-- SOURCE DATA follows --

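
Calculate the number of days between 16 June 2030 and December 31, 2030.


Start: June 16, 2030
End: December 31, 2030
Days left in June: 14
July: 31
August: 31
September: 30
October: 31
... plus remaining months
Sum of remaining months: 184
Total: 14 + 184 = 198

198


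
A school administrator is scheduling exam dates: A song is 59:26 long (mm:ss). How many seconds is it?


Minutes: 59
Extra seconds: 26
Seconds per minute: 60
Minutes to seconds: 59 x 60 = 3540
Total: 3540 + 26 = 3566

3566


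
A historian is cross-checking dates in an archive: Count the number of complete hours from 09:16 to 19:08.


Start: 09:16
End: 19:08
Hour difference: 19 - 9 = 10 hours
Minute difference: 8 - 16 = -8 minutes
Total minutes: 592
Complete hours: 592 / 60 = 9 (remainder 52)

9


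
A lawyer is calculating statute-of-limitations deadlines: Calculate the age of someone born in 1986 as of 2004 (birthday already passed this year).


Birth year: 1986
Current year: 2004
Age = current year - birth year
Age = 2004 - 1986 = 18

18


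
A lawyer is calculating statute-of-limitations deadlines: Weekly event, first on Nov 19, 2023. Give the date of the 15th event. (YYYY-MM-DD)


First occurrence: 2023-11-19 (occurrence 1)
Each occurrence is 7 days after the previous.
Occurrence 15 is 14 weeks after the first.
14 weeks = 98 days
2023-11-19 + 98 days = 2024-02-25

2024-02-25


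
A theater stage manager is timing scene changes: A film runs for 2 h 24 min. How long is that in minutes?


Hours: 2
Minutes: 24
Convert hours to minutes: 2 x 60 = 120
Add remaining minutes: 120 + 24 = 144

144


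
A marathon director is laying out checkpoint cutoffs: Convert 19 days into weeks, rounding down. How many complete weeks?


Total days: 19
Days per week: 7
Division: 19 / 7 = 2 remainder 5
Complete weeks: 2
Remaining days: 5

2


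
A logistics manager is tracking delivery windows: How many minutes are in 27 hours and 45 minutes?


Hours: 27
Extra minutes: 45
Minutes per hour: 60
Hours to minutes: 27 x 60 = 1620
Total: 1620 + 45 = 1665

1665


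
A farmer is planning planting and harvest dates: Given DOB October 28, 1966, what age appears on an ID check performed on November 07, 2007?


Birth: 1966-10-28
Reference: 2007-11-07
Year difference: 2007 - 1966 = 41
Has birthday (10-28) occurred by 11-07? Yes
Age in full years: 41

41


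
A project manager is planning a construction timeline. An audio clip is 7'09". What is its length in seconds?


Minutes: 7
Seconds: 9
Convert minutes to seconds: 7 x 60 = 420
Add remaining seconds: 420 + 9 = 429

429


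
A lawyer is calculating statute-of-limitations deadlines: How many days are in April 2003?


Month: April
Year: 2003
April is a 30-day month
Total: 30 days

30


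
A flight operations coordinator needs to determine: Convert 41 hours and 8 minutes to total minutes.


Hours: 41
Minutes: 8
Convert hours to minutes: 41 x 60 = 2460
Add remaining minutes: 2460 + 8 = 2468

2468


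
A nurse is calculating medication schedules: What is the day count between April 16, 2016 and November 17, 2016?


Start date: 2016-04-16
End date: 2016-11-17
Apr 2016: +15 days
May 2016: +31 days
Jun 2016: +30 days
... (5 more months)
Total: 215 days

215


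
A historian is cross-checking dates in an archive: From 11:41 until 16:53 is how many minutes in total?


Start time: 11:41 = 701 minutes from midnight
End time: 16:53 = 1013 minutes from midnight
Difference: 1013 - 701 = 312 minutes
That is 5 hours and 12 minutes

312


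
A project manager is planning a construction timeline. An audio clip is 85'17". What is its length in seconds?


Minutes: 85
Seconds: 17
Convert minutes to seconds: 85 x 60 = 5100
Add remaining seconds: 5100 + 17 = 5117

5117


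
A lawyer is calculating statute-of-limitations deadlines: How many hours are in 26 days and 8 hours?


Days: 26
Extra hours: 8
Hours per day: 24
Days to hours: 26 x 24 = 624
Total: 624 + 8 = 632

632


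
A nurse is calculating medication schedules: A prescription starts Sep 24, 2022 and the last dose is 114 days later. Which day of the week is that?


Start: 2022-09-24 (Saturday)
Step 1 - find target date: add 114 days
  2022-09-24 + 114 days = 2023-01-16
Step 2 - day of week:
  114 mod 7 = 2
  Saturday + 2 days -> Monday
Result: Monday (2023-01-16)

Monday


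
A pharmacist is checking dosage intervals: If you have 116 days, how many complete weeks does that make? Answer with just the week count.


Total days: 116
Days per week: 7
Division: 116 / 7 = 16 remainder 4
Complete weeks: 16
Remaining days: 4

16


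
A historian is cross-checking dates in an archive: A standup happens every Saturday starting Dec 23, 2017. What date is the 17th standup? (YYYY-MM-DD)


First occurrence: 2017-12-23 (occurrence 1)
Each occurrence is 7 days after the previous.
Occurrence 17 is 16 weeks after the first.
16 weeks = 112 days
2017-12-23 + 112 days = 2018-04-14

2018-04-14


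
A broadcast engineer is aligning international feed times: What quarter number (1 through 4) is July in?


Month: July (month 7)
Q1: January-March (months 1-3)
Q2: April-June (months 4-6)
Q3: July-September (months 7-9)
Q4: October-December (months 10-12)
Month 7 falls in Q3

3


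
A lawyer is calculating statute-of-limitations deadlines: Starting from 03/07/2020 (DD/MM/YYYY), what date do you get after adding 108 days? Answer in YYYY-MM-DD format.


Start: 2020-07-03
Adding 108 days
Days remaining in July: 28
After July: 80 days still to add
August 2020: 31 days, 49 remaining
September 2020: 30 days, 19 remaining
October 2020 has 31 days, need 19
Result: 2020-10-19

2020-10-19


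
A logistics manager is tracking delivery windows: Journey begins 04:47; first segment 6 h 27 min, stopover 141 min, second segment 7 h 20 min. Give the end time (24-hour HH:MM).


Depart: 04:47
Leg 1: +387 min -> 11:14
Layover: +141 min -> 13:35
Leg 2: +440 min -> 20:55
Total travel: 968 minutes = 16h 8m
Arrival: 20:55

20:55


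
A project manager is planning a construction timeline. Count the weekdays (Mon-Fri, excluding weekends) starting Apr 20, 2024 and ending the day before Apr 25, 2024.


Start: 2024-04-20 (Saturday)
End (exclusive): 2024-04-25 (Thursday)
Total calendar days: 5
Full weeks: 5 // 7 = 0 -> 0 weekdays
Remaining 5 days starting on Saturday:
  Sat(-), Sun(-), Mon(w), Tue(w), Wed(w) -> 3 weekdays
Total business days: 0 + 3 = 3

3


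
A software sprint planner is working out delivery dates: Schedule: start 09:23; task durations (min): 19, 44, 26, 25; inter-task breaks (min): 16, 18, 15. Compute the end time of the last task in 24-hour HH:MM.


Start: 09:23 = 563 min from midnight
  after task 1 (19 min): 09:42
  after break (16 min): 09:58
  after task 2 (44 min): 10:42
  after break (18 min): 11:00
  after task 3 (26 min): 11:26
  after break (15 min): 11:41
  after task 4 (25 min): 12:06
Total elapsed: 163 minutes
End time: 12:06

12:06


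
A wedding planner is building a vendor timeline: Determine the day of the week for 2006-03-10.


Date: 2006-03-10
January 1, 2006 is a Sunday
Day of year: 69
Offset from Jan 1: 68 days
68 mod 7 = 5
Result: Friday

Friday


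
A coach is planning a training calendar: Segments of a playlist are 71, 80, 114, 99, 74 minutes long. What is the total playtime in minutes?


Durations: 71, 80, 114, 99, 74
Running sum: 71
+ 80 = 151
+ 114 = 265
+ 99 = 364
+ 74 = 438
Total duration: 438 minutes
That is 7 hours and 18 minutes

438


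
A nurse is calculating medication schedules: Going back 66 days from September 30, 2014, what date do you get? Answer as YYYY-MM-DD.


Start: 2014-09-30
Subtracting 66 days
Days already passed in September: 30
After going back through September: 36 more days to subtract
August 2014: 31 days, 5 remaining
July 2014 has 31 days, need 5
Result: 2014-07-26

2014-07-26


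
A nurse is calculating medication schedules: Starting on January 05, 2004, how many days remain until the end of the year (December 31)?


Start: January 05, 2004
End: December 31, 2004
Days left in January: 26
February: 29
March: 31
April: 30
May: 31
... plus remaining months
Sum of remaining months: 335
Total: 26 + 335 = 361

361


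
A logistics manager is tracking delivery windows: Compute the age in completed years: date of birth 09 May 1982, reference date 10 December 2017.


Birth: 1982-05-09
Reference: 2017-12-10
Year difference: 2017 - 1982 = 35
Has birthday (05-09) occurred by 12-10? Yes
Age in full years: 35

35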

-- SOURCE DATA concluded --

YOUR INSTRUCTIONS.
Reproduce the lines from the one with "A coach is planning" to the end of the data exactly, leaving out every earlier line.

TASK SOLUTION.
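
A coach is planning a training calendar: Segments of a playlist are 71, 80, 114, 99, 74 minutes long. What is the total playtime in minutes?


Durations: 71, 80, 114, 99, 74
Running sum: 71
+ 80 = 151
+ 114 = 265
+ 99 = 364
+ 74 = 438
Total duration: 438 minutes
That is 7 hours and 18 minutes

438


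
A nurse is calculating medication schedules: Going back 66 days from September 30, 2014, what date do you get? Answer as YYYY-MM-DD.


Start: 2014-09-30
Subtracting 66 days
Days already passed in September: 30
After going back through September: 36 more days to subtract
August 2014: 31 days, 5 remaining
July 2014 has 31 days, need 5
Result: 2014-07-26

2014-07-26


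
A nurse is calculating medication schedules: Starting on January 05, 2004, how many days remain until the end of the year (December 31)?


Start: January 05, 2004
End: December 31, 2004
Days left in January: 26
February: 29
March: 31
April: 30
May: 31
... plus remaining months
Sum of remaining months: 335
Total: 26 + 335 = 361

361


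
A logistics manager is tracking delivery windows: Compute the age in completed years: date of birth 09 May 1982, reference date 10 December 2017.


Birth: 1982-05-09
Reference: 2017-12-10
Year difference: 2017 - 1982 = 35
Has birthday (05-09) occurred by 12-10? Yes
Age in full years: 35

35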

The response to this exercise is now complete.